(WHAT TO WORK ON)
In the records below, find the line with "The reference evapotranspiration"; retype that line and all the following lines through the end, exactly, and add nothing.

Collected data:
- - -
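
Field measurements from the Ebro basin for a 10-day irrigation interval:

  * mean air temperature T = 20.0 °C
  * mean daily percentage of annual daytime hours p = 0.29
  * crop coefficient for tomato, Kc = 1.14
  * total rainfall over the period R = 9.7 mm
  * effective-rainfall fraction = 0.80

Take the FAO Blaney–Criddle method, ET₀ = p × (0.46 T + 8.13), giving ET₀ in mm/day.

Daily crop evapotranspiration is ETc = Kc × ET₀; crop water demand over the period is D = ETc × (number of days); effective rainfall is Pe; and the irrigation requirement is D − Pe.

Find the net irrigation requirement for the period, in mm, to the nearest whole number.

50 mm

ET₀ = 0.29 × (0.46 × 20.0 + 8.13) = 0.29 × 17.330 = 5.0257 mm/d
ETc = Kc × ET₀ = 1.14 × 5.0257 = 5.7293 mm/d
Crop demand D = ETc × 10 d = 5.7293 × 10 = 57.293 mm
Pe = 0.80 × 9.7 = 7.760 mm
D − Pe = 57.293 − 7.760 = 49.533 mm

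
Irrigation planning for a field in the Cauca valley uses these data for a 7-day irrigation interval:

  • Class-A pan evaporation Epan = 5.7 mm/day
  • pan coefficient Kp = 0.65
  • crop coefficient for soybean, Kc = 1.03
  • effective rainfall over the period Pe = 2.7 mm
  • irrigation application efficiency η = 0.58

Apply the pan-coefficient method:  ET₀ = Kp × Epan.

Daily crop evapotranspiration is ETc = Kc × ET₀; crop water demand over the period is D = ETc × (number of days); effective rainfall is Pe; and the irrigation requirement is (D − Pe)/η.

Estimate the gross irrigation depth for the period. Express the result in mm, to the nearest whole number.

ET₀ = 0.65 × 5.7 = 3.7050 mm/d
ETc = Kc × ET₀ = 1.03 × 3.7050 = 3.8162 mm/d
Crop demand D = ETc × 7 d = 3.8162 × 7 = 26.713 mm
D − Pe = 26.713 − 2.7 = 24.013 mm
Gross irrigation = 24.013 / 0.58 = 41.402 mm

41 mm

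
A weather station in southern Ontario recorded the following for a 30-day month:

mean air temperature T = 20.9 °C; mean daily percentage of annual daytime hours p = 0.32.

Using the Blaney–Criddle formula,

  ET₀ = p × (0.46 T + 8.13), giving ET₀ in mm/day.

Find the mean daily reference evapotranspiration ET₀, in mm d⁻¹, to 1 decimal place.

ET₀ = 0.32 × (0.46 × 20.9 + 8.13) = 0.32 × 17.744 = 5.6781 mm/d

5.7 mm d⁻¹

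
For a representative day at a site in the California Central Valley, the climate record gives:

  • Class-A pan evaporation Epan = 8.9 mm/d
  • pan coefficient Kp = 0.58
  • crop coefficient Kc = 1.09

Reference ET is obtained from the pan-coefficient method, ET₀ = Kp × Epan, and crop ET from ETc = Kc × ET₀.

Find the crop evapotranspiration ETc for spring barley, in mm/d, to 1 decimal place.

5.6 mm/d

ET₀ = 0.58 × 8.9 = 5.1620 mm/d
ETc = Kc × ET₀ = 1.09 × 5.1620 = 5.6266 mm/d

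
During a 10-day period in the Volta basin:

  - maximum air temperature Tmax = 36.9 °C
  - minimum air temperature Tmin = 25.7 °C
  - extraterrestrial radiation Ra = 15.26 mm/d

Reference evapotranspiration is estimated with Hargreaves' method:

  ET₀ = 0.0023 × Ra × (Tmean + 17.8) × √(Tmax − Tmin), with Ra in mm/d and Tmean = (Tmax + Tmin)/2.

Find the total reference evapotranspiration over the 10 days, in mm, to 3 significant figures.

57.7 mm

Tmean = (36.9 + 25.7)/2 = 31.30 °C
ET₀ = 0.0023 × 15.26 × (31.30 + 17.8) × √11.2 = 0.0023 × 15.26 × 49.10 × 3.3466 = 5.7672 mm/d
Over 10 days: 5.7672 × 10 = 57.672 mm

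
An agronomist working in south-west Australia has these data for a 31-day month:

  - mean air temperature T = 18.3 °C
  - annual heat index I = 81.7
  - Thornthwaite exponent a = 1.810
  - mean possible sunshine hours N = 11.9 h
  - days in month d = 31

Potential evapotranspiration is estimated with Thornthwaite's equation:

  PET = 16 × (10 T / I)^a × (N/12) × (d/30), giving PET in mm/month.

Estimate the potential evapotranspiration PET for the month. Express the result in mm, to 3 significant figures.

70.6 mm

10T/I = 10 × 18.3 / 81.7 = 2.2399
(10T/I)^a = 2.2399^1.810 = 4.3044
Uncorrected PET = 16 × 4.3044 = 68.870 mm
Correction = (N/12)(d/30) = (11.9/12)(31/30) = 1.0247
PET = 68.870 × 1.0247 = 70.571 mm/month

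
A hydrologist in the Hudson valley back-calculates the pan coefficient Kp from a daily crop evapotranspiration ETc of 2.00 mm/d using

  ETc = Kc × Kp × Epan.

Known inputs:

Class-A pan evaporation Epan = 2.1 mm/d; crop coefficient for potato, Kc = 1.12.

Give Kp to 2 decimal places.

0.85

ETc = Kc × Kp × Epan  ⇒  Kp = ETc / (Kc × Epan)
Kp = 2.00 / (1.12 × 2.1) = 2.00 / 2.352 = 0.8503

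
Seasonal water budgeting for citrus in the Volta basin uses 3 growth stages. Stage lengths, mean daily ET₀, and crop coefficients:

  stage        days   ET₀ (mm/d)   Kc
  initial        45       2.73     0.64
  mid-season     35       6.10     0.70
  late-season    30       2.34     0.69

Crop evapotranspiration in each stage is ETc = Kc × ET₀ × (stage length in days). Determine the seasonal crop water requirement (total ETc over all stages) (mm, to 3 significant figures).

277 mm

initial: 0.64 × 2.73 × 45 = 78.62 mm
mid-season: 0.70 × 6.10 × 35 = 149.45 mm
late-season: 0.69 × 2.34 × 30 = 48.44 mm
Seasonal total = 276.51 mm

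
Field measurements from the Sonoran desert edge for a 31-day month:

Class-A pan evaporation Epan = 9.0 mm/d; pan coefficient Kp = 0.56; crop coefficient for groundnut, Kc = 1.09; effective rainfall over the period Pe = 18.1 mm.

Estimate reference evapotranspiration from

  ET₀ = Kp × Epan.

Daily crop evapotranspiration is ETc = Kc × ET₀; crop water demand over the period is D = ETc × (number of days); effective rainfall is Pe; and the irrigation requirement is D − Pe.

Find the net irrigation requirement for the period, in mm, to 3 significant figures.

152 mm

ET₀ = 0.56 × 9.0 = 5.0400 mm/d
ETc = Kc × ET₀ = 1.09 × 5.0400 = 5.4936 mm/d
Crop demand D = ETc × 31 d = 5.4936 × 31 = 170.302 mm
D − Pe = 170.302 − 18.1 = 152.202 mm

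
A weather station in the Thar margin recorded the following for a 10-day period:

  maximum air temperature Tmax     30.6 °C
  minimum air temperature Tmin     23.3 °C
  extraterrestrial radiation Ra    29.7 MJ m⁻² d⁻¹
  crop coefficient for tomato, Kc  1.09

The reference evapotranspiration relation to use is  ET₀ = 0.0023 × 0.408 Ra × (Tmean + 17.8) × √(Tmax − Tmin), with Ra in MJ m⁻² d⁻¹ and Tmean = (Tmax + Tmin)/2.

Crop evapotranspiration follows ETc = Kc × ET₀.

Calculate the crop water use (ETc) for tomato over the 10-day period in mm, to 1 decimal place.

Tmean = (30.6 + 23.3)/2 = 26.95 °C
0.408 Ra = 0.408 × 29.7 = 12.1176 mm/d equivalent
ET₀ = 0.0023 × 12.1176 × (26.95 + 17.8) × √7.3 = 0.0023 × 12.1176 × 44.75 × 2.7019 = 3.3698 mm/d
ETc = Kc × ET₀ = 1.09 × 3.3698 = 3.6731 mm/d
Over 10 days: 3.6731 × 10 = 36.731 mm

36.7 mm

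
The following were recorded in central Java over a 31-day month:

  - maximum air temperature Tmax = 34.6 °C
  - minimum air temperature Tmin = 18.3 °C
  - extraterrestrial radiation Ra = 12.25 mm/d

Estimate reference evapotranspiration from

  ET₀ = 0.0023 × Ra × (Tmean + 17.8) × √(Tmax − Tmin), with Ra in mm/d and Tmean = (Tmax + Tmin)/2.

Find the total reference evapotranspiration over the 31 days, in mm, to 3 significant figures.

Tmean = (34.6 + 18.3)/2 = 26.45 °C
ET₀ = 0.0023 × 12.25 × (26.45 + 17.8) × √16.3 = 0.0023 × 12.25 × 44.25 × 4.0373 = 5.0335 mm/d
Over 31 days: 5.0335 × 31 = 156.039 mm

156 mm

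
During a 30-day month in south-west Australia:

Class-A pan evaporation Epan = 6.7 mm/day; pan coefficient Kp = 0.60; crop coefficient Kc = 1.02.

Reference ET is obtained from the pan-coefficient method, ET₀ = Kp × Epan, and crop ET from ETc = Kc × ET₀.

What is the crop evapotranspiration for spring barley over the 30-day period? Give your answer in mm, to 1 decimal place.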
- - -
(ANSWER TO THIS EXERCISE)
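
The reference evapotranspiration relation to use is  ET₀ = 0.0023 × 0.408 Ra × (Tmean + 17.8) × √(Tmax − Tmin), with Ra in MJ m⁻² d⁻¹ and Tmean = (Tmax + Tmin)/2.

Crop evapotranspiration follows ETc = Kc × ET₀.

Calculate the crop water use (ETc) for tomato over the 10-day period in mm, to 1 decimal place.

Tmean = (30.6 + 23.3)/2 = 26.95 °C
0.408 Ra = 0.408 × 29.7 = 12.1176 mm/d equivalent
ET₀ = 0.0023 × 12.1176 × (26.95 + 17.8) × √7.3 = 0.0023 × 12.1176 × 44.75 × 2.7019 = 3.3698 mm/d
ETc = Kc × ET₀ = 1.09 × 3.3698 = 3.6731 mm/d
Over 10 days: 3.6731 × 10 = 36.731 mm

36.7 mm

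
The following were recorded in central Java over a 31-day month:

  - maximum air temperature Tmax = 34.6 °C
  - minimum air temperature Tmin = 18.3 °C
  - extraterrestrial radiation Ra = 12.25 mm/d

Estimate reference evapotranspiration from

  ET₀ = 0.0023 × Ra × (Tmean + 17.8) × √(Tmax − Tmin), with Ra in mm/d and Tmean = (Tmax + Tmin)/2.

Find the total reference evapotranspiration over the 31 days, in mm, to 3 significant figures.

Tmean = (34.6 + 18.3)/2 = 26.45 °C
ET₀ = 0.0023 × 12.25 × (26.45 + 17.8) × √16.3 = 0.0023 × 12.25 × 44.25 × 4.0373 = 5.0335 mm/d
Over 31 days: 5.0335 × 31 = 156.039 mm

156 mm

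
During a 30-day month in south-west Australia:

Class-A pan evaporation Epan = 6.7 mm/day; pan coefficient Kp = 0.60; crop coefficient Kc = 1.02.

Reference ET is obtained from the pan-coefficient method, ET₀ = Kp × Epan, and crop ET from ETc = Kc × ET₀.

What is the crop evapotranspiration for spring barley over the 30-day period? Give your answer in mm, to 1 decimal place.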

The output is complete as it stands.